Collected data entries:
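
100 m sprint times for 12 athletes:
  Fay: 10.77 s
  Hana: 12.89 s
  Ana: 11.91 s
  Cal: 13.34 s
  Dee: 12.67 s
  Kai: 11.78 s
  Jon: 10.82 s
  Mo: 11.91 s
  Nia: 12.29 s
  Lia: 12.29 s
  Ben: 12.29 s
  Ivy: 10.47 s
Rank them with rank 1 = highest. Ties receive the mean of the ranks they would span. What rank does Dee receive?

Sorted (descending): 13.34, 12.89, 12.67, 12.29, 12.29, 12.29, 11.91, 11.91, 11.78, 10.82, 10.77, 10.47
The 3 values of 12.29 occupy positions 4–6 → average rank 5.
The 2 values of 11.91 occupy positions 7–8 → average rank (7+8)/2 = 7.5.
Dee has value 12.67 s → rank 3.

3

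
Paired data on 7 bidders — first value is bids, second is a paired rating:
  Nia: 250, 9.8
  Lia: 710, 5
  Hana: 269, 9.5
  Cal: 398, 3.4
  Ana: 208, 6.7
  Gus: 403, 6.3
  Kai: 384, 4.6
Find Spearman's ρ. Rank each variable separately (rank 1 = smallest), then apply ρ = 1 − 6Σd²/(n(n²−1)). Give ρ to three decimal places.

-0.607

Ranks of variable 1: 2, 7, 3, 5, 1, 6, 4
Ranks of variable 2: 7, 3, 6, 1, 5, 4, 2
d = r₁ − r₂: -5, 4, -3, 4, -4, 2, 2
d²: 25, 16, 9, 16, 16, 4, 4; Σd² = 90
ρ = 1 − 6·90/(7·48) = 1 − 540/336 = -0.607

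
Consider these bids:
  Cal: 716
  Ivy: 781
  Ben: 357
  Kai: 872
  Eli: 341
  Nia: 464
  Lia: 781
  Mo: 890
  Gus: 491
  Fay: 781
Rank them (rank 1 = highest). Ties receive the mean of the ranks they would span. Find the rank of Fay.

4

Sorted (descending): 890, 872, 781, 781, 781, 716, 491, 464, 357, 341
The 3 values of 781 occupy positions 3–5 → average rank 4.
Fay has value 781 → rank 4.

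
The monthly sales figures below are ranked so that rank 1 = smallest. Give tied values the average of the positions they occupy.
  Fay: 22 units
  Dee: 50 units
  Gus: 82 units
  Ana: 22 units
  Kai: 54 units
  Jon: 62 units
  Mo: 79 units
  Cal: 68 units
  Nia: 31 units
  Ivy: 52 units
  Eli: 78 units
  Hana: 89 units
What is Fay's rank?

1.5

Sorted (ascending): 22, 22, 31, 50, 52, 54, 62, 68, 78, 79, 82, 89
The 2 values of 22 occupy positions 1–2 → average rank (1+2)/2 = 1.5.
Fay has value 22 units → rank 1.5.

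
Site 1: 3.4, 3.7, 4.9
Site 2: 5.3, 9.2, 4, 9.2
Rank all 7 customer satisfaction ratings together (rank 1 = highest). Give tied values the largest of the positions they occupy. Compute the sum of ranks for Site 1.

17

Sorted (descending): 9.2, 9.2, 5.3, 4.9, 4, 3.7, 3.4
The 2 values of 9.2 occupy positions 1–2 → each gets rank 2.
Site 1 values → pooled ranks: 3.4→7, 3.7→6, 4.9→4
Rank sum = 7 + 6 + 4 = 17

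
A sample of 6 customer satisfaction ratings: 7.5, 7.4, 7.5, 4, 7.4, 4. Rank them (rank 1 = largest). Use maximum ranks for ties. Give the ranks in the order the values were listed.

2, 4, 2, 6, 4, 6

Sorted (descending): 7.5, 7.5, 7.4, 7.4, 4, 4
The 2 values of 7.5 occupy positions 1–2 → each gets rank 2.
The 2 values of 7.4 occupy positions 3–4 → each gets rank 4.
The 2 values of 4 occupy positions 5–6 → each gets rank 6.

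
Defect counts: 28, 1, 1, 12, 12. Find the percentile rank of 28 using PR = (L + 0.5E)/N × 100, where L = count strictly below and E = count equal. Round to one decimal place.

90.0

N = 5.
Strictly below 28: 4. Equal to 28: 1.
PR = (4 + 0.5·1)/5 × 100 = 90.0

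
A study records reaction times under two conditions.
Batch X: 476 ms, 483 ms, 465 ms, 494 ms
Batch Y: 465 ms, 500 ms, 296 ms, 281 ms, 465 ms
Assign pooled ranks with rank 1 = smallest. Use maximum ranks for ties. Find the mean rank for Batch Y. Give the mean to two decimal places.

4.40

Sorted (ascending): 281, 296, 465, 465, 465, 476, 483, 494, 500
The 3 values of 465 occupy positions 3–5 → each gets rank 5.
Batch Y values → pooled ranks: 465→5, 500→9, 296→2, 281→1, 465→5
Mean rank = (5 + 9 + 2 + 1 + 5) / 5 = 4.40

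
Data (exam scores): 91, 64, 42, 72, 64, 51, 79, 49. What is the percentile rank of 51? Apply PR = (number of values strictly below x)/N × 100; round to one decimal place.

25.0

N = 8.
Strictly below 51: 2. Equal to 51: 1.
PR = 2/8 × 100 = 25.0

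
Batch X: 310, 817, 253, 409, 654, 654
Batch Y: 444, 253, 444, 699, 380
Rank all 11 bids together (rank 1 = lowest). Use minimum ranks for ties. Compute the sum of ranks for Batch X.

36

Sorted (ascending): 253, 253, 310, 380, 409, 444, 444, 654, 654, 699, 817
The 2 values of 253 occupy positions 1–2 → each gets rank 1.
The 2 values of 444 occupy positions 6–7 → each gets rank 6.
The 2 values of 654 occupy positions 8–9 → each gets rank 8.
Batch X values → pooled ranks: 310→3, 817→11, 253→1, 409→5, 654→8, 654→8
Rank sum = 3 + 11 + 1 + 5 + 8 + 8 = 36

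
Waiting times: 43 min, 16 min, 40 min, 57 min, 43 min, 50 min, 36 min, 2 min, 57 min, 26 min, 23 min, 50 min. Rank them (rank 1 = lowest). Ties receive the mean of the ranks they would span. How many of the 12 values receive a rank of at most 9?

8

Sorted (ascending): 2, 16, 23, 26, 36, 40, 43, 43, 50, 50, 57, 57
The 2 values of 43 occupy positions 7–8 → average rank (7+8)/2 = 7.5.
The 2 values of 50 occupy positions 9–10 → average rank (9+10)/2 = 9.5.
The 2 values of 57 occupy positions 11–12 → average rank (11+12)/2 = 11.5.
Ranks ≤ 9: {1, 2, 3, 4, 5, 6, 7.5, 7.5} → 8 values.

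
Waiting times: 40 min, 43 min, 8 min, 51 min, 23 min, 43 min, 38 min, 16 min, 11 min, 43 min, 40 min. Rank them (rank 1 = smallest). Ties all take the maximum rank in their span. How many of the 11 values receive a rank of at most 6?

5

Sorted (ascending): 8, 11, 16, 23, 38, 40, 40, 43, 43, 43, 51
The 2 values of 40 occupy positions 6–7 → each gets rank 7.
The 3 values of 43 occupy positions 8–10 → each gets rank 10.
Ranks ≤ 6: {1, 2, 3, 4, 5} → 5 values.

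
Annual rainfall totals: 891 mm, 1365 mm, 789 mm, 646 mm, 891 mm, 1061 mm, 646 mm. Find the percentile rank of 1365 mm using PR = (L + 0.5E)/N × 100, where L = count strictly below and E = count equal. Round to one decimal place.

N = 7.
Strictly below 1365: 6. Equal to 1365: 1.
PR = (6 + 0.5·1)/7 × 100 = 92.9

92.9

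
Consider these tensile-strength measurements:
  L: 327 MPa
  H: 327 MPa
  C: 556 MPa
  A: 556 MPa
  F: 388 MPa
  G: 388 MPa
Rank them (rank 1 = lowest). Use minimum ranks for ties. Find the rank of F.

Sorted (ascending): 327, 327, 388, 388, 556, 556
The 2 values of 327 occupy positions 1–2 → each gets rank 1.
The 2 values of 388 occupy positions 3–4 → each gets rank 3.
The 2 values of 556 occupy positions 5–6 → each gets rank 5.
F has value 388 MPa → rank 3.

3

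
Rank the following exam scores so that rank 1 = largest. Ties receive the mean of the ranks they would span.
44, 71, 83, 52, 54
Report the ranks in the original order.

5, 2, 1, 4, 3

Sorted (descending): 83, 71, 54, 52, 44
No ties — each value takes its position as its rank.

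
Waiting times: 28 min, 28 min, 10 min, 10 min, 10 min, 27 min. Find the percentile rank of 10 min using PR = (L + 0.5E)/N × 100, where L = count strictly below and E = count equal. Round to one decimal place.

N = 6.
Strictly below 10: 0. Equal to 10: 3.
PR = (0 + 0.5·3)/6 × 100 = 25.0

25.0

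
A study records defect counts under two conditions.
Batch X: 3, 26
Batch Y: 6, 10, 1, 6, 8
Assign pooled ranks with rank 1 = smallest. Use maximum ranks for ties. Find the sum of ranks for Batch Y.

20

Sorted (ascending): 1, 3, 6, 6, 8, 10, 26
The 2 values of 6 occupy positions 3–4 → each gets rank 4.
Batch Y values → pooled ranks: 6→4, 10→6, 1→1, 6→4, 8→5
Rank sum = 4 + 6 + 1 + 4 + 5 = 20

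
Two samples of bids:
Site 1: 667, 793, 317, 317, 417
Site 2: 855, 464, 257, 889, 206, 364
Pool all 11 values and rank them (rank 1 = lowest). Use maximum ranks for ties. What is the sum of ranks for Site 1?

Sorted (ascending): 206, 257, 317, 317, 364, 417, 464, 667, 793, 855, 889
The 2 values of 317 occupy positions 3–4 → each gets rank 4.
Site 1 values → pooled ranks: 667→8, 793→9, 317→4, 317→4, 417→6
Rank sum = 8 + 9 + 4 + 4 + 6 = 31

31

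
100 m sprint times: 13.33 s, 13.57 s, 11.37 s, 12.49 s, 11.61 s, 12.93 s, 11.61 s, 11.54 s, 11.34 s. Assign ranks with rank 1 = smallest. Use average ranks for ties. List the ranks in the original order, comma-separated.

8, 9, 2, 6, 4.5, 7, 4.5, 3, 1

Sorted (ascending): 11.34, 11.37, 11.54, 11.61, 11.61, 12.49, 12.93, 13.33, 13.57
The 2 values of 11.61 occupy positions 4–5 → average rank (4+5)/2 = 4.5.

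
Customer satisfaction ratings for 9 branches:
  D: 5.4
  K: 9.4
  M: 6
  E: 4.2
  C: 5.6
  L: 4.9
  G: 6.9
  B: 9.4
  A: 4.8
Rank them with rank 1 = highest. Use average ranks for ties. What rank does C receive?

5

Sorted (descending): 9.4, 9.4, 6.9, 6, 5.6, 5.4, 4.9, 4.8, 4.2
The 2 values of 9.4 occupy positions 1–2 → average rank (1+2)/2 = 1.5.
C has value 5.6 → rank 5.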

#### [What you are asked to do]
From the records above, transcribe without alteration every line from the one with "Dee: 12.67 s" to the one with "Ivy: 10.47 s", inclusive.

#### [Response area]
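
  Dee: 12.67 s
  Kai: 11.78 s
  Jon: 10.82 s
  Mo: 11.91 s
  Nia: 12.29 s
  Lia: 12.29 s
  Ben: 12.29 s
  Ivy: 10.47 s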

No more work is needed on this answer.